### PROBLEM TO SOLVE
Wherever a line of the listing holds the string "blocks", copy that line.

### DATA EXTRACT
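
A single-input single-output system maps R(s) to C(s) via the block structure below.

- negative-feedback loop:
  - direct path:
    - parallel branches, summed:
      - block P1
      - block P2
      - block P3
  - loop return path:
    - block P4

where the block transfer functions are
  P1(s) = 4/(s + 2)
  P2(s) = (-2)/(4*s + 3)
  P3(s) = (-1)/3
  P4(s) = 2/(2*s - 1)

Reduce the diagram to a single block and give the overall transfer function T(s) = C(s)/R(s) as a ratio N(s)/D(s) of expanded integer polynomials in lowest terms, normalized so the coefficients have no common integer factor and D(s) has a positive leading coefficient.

First reduce the diagram to T(s).

Step 1. parallel reduction of P1, P2, P3: (-4*s^2 + 31*s + 18)/(12*s^2 + 33*s + 18)
Step 2. reduce the feedback loop with forward (P1+P2+P3) and return P4, which is the overall transfer function T(s) = C(s)/R(s) in lowest terms

Answer: (-8*s^3 + 66*s^2 + 5*s - 18)/(24*s^3 + 46*s^2 + 65*s + 18)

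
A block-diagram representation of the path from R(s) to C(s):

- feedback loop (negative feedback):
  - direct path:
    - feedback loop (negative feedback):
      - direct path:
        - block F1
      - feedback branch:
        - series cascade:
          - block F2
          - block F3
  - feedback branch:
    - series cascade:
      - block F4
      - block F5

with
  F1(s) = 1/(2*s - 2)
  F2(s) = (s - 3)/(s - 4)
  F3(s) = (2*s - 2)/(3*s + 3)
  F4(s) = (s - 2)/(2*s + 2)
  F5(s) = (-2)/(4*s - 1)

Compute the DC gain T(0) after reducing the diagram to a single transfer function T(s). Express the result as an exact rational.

The answer is -2/9.

Reasoning:
Step 1. series reduction of F2, F3 -> (2*s^2 - 8*s + 6)/(3*s^2 - 9*s - 12)
Step 2. feedback reduction of F1, (F2*F3) -> (3*s^2 - 9*s - 12)/(6*s^3 - 22*s^2 - 14*s + 30)
Step 3. combine F4, F5 in series -> (2 - s)/(4*s^2 + 3*s - 1)
Step 4. feedback reduction of [F1/(1+F1*(F2*F3))], (F4*F5) -> (12*s^3 - 39*s^2 - 39*s + 12)/(24*s^4 - 94*s^3 - 37*s^2 + 152*s - 54)
That last expression is T(s); at s = 0 only the constant terms survive, so T(0) = 12/(-54) = -2/9.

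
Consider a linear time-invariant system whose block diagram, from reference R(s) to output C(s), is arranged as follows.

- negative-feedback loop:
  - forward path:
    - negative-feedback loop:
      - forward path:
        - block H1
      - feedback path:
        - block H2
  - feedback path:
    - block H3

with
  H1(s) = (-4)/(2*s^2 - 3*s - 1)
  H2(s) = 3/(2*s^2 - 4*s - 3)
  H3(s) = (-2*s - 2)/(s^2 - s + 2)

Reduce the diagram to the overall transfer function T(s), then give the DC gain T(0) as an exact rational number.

1. reduce the feedback loop with forward H1 and return H2; result (-8*s^2 + 16*s + 12)/(4*s^4 - 14*s^3 + 4*s^2 + 13*s - 9)
2. feedback reduction of [H1/(1+H1*H2)], H3; result (-8*s^4 + 24*s^3 - 20*s^2 + 20*s + 24)/(4*s^6 - 18*s^5 + 26*s^4 - 3*s^3 - 30*s^2 - 21*s - 42)
That last expression is T(s); at s = 0 only the constant terms survive, so T(0) = 24/(-42) = -4/7.

Hence the answer: -4/7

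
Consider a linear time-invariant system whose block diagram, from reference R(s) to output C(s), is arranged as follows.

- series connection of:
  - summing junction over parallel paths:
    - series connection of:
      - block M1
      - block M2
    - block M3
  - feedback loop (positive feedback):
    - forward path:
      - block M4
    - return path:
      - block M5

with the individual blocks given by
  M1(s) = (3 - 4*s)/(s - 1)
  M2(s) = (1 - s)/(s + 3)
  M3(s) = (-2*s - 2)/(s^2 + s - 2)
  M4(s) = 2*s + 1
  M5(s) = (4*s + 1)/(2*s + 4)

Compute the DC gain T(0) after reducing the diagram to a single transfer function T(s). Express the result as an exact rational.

First reduce the diagram to T(s).

1. reduce the series chain M1, M2: (4*s - 3)/(s + 3)
2. add (M1*M2), M3 (parallel): (4*s^3 - s^2 - 19*s)/(s^3 + 4*s^2 + s - 6)
3. reduce the feedback loop with forward M4 and return M5: (-4*s^2 - 10*s - 4)/(8*s^2 + 4*s - 3)
4. multiply ((M1*M2)+M3), [M4/(1-M4*M5)] (series): (-16*s^4 - 4*s^3 + 78*s^2 + 38*s)/(8*s^4 + 20*s^3 - 19*s^2 - 18*s + 9)
The step-4 result is T(s). Setting s = 0: T(0) = 0/9 = 0.

Answer: 0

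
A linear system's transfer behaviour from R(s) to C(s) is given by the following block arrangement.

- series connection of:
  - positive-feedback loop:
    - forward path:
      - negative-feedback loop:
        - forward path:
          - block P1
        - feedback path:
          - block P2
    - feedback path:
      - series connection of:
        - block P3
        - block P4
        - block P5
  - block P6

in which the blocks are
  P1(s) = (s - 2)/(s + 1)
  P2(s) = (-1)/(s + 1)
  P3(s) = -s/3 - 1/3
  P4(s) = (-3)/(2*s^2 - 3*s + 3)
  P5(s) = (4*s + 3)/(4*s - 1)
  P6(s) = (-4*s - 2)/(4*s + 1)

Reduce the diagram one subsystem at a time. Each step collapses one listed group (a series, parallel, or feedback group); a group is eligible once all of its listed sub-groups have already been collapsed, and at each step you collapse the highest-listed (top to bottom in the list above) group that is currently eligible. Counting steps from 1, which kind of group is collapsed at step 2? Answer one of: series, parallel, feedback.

Answer: series

Working:
(1) apply the feedback formula to P1, P2
(2) multiply P3, P4, P5 (series)
(3) reduce the feedback loop with forward [P1/(1+P1*P2)] and return (P3*P4*P5)
(4) combine [[P1/(1+P1*P2)]/(1-[P1/(1+P1*P2)]*(P3*P4*P5))], P6 in series
At step 2 the group reduced is series.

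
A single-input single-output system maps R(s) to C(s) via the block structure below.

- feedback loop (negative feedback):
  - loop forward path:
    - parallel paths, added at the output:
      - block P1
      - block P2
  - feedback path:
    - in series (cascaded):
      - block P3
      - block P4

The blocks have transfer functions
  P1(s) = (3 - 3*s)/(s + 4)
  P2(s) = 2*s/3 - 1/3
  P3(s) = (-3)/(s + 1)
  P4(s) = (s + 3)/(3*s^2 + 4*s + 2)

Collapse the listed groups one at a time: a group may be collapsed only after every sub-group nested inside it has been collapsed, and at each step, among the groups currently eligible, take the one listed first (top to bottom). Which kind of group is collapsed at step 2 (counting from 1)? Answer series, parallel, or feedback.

Step 1. combine P1, P2 in parallel
Step 2. reduce the series chain P3, P4
Step 3. feedback reduction of (P1+P2), (P3*P4)
The group at step 2 is a series group.

Hence the answer: series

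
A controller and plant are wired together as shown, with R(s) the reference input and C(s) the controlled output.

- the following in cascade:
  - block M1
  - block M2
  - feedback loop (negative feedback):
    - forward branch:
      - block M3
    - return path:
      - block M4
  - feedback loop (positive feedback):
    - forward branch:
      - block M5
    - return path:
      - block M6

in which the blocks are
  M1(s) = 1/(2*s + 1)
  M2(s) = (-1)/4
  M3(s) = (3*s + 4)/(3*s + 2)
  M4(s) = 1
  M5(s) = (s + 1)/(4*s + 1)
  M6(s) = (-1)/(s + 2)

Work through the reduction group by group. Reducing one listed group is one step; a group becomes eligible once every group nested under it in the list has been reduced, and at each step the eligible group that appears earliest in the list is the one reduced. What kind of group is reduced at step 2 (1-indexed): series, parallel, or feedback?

Answer: feedback

Working:
[1] reduce the feedback loop with forward M3 and return M4
[2] close the feedback loop around M5, M6
[3] multiply M1, M2, [M3/(1+M3*M4)], [M5/(1-M5*M6)] (series)
At step 2 the group reduced is feedback.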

### YOUR RESPONSE
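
with the individual blocks given by
in which the blocks are
The blocks have transfer functions
in which the blocks are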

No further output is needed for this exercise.